Saved entries:

────────

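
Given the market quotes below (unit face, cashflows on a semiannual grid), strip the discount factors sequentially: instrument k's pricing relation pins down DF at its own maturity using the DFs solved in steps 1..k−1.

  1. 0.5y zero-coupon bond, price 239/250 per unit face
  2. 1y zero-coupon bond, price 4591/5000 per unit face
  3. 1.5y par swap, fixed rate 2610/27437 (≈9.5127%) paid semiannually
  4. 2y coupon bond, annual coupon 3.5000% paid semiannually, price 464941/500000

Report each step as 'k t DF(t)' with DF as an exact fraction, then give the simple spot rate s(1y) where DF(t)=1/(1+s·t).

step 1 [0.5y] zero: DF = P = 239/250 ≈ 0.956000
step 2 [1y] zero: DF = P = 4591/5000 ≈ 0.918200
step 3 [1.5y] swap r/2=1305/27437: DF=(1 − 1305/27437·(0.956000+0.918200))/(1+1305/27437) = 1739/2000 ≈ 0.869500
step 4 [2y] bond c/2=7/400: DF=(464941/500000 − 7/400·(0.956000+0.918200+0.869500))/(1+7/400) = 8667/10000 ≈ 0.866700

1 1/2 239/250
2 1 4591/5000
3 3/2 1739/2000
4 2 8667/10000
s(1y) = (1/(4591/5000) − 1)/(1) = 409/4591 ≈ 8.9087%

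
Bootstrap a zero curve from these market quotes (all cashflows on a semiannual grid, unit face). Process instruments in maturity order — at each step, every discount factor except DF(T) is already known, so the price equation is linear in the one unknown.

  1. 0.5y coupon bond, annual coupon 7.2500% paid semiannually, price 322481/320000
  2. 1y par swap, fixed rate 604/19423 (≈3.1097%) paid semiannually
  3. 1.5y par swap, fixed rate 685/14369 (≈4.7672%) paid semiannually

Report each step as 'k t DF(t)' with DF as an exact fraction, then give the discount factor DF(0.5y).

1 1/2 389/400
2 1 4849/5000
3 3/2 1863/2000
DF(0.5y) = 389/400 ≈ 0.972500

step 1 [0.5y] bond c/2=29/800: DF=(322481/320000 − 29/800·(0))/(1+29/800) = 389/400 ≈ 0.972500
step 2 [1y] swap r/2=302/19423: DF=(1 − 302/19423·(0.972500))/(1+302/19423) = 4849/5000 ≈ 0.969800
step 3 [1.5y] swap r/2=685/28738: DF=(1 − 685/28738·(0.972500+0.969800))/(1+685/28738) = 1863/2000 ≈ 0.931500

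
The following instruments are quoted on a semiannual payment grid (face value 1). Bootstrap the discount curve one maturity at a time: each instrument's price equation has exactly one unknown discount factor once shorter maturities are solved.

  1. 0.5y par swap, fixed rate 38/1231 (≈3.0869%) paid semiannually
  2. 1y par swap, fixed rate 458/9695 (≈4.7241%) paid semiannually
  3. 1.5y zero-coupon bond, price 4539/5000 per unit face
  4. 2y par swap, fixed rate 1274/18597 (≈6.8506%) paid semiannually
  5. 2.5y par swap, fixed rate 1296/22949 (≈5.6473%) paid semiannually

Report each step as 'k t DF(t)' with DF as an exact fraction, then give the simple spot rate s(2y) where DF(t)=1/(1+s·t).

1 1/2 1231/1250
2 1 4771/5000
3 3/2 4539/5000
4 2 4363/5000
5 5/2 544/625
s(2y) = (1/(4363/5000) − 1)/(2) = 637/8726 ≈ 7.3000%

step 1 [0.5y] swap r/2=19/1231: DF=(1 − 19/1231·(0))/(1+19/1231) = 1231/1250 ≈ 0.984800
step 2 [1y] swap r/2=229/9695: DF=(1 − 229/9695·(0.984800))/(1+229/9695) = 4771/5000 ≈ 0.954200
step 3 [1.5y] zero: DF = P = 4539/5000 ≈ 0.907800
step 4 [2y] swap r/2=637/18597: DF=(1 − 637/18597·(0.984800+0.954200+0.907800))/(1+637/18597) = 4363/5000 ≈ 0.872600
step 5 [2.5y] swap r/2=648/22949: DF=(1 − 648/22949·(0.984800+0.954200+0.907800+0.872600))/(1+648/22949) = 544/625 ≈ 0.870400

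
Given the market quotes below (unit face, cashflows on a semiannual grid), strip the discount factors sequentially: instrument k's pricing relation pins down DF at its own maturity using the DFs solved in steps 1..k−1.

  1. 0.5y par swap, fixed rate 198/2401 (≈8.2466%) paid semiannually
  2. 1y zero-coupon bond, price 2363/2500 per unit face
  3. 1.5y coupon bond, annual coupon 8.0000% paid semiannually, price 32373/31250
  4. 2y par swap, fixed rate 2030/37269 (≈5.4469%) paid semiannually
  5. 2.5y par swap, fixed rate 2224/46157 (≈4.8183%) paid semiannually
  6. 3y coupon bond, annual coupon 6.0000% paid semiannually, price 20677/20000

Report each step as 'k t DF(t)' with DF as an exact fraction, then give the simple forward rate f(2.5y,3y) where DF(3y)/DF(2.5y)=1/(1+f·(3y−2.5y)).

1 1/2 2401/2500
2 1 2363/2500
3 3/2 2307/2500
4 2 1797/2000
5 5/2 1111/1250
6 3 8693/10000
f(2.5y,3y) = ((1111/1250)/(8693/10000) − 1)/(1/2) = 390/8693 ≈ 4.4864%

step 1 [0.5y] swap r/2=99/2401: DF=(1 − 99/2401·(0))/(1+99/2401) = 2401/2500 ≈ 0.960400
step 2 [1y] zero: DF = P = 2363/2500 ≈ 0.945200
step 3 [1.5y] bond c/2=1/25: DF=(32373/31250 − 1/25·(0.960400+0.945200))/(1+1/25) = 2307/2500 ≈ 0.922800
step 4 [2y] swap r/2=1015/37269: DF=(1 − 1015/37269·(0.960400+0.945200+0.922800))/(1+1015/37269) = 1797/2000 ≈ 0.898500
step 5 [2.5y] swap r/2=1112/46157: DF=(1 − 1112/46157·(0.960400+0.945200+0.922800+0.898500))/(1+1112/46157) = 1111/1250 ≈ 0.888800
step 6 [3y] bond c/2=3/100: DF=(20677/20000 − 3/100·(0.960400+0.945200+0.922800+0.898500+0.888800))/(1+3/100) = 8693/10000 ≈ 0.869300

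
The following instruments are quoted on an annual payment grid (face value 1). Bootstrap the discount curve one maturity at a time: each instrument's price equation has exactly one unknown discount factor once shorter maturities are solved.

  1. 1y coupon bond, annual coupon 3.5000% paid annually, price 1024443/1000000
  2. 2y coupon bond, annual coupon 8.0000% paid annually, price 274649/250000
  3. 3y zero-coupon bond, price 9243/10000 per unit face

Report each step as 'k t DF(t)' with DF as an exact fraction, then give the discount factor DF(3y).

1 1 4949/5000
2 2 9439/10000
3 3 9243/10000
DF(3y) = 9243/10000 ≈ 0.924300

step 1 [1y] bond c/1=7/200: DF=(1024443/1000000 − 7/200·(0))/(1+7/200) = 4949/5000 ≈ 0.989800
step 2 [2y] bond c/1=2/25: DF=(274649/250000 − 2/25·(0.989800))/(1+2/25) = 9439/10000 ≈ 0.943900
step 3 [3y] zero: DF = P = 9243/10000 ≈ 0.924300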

────────

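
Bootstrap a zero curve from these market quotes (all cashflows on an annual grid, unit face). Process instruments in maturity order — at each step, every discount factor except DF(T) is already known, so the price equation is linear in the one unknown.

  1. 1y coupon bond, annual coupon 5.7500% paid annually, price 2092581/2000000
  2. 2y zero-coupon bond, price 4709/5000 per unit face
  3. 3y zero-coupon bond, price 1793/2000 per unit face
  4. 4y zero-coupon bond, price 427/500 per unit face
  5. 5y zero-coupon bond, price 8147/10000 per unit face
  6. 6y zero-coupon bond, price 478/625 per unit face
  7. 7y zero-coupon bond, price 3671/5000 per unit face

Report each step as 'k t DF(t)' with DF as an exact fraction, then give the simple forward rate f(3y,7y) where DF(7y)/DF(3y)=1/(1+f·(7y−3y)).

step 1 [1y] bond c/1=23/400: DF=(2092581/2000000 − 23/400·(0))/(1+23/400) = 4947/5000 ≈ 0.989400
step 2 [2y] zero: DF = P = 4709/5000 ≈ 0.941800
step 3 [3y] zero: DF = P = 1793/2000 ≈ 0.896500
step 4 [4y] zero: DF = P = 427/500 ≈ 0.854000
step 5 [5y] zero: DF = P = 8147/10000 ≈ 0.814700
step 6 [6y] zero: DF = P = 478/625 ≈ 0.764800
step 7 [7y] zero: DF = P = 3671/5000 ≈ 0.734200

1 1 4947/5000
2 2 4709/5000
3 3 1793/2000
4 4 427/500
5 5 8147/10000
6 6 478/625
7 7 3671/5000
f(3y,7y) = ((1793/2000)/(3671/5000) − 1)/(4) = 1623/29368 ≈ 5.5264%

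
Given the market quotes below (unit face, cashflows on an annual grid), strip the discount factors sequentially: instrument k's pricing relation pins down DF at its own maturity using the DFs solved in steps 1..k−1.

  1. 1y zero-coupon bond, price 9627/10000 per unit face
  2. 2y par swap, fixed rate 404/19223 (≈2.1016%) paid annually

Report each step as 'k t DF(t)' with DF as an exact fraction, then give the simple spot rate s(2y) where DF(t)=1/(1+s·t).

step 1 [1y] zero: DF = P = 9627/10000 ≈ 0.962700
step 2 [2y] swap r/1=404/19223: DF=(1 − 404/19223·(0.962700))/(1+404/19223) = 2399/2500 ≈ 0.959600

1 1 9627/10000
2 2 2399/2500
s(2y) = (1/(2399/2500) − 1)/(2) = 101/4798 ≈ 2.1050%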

────────

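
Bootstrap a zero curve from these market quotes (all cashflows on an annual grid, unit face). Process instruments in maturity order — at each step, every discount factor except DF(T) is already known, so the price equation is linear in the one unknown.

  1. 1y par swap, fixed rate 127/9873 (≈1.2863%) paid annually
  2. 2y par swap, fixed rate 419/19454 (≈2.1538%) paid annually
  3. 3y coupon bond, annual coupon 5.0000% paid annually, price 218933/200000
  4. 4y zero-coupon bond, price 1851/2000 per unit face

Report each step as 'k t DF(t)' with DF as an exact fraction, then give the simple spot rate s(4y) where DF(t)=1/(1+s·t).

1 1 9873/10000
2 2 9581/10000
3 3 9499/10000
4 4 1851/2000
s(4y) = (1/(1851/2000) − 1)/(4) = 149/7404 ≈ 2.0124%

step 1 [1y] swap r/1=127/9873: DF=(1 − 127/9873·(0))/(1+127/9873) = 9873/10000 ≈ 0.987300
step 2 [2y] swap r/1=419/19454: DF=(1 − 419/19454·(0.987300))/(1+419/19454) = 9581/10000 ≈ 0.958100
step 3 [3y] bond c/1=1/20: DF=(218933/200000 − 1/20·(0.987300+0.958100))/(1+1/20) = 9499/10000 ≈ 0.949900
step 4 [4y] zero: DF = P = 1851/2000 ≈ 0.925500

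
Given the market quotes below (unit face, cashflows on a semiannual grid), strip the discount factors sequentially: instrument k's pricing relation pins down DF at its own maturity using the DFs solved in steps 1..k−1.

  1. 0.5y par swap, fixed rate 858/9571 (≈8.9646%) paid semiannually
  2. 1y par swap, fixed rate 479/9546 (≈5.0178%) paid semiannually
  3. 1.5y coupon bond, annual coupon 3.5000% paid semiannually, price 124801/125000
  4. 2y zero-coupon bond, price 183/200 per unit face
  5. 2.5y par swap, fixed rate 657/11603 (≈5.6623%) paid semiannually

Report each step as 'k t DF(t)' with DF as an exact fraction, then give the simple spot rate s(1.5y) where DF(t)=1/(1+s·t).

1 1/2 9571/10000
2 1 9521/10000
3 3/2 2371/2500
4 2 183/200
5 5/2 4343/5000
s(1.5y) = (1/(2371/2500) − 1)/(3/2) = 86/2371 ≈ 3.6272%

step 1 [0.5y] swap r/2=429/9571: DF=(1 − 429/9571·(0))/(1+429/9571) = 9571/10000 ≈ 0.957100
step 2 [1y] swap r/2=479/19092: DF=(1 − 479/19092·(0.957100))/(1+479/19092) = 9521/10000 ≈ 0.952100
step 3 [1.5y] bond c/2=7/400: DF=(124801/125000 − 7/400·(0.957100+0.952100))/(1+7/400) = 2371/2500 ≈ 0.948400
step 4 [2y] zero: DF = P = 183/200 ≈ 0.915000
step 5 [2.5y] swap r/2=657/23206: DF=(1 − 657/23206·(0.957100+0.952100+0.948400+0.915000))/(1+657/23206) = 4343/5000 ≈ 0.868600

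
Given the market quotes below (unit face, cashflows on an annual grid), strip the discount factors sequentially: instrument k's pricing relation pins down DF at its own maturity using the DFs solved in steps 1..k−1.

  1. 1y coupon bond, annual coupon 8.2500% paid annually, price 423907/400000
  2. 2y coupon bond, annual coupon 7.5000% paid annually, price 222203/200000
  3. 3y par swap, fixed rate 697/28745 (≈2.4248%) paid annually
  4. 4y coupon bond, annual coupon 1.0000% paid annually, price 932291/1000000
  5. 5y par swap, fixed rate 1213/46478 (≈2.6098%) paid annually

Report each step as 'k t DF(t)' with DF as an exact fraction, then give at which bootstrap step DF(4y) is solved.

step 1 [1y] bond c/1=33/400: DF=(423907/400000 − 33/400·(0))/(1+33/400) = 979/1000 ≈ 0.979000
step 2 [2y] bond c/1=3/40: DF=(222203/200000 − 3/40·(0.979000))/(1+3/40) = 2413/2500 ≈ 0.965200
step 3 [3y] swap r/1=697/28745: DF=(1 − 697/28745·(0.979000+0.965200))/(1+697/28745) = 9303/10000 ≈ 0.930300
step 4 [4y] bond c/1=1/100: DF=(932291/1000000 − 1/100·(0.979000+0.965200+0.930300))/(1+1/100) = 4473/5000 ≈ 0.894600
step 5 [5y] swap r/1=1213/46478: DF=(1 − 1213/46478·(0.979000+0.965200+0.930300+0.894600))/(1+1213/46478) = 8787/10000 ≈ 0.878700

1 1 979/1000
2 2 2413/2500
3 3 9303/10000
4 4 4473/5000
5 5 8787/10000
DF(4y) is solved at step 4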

────────

▶ [Exercise]:
Given the records above, restate word for word only the lines starting at the one with "1. 1y par swap, fixed" and ending at the one with "4. 4y zero-coupon bond, price 1851/2000".

▶ [Response to the exercise]:
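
  1. 1y par swap, fixed rate 127/9873 (≈1.2863%) paid annually
  2. 2y par swap, fixed rate 419/19454 (≈2.1538%) paid annually
  3. 3y coupon bond, annual coupon 5.0000% paid annually, price 218933/200000
  4. 4y zero-coupon bond, price 1851/2000 per unit face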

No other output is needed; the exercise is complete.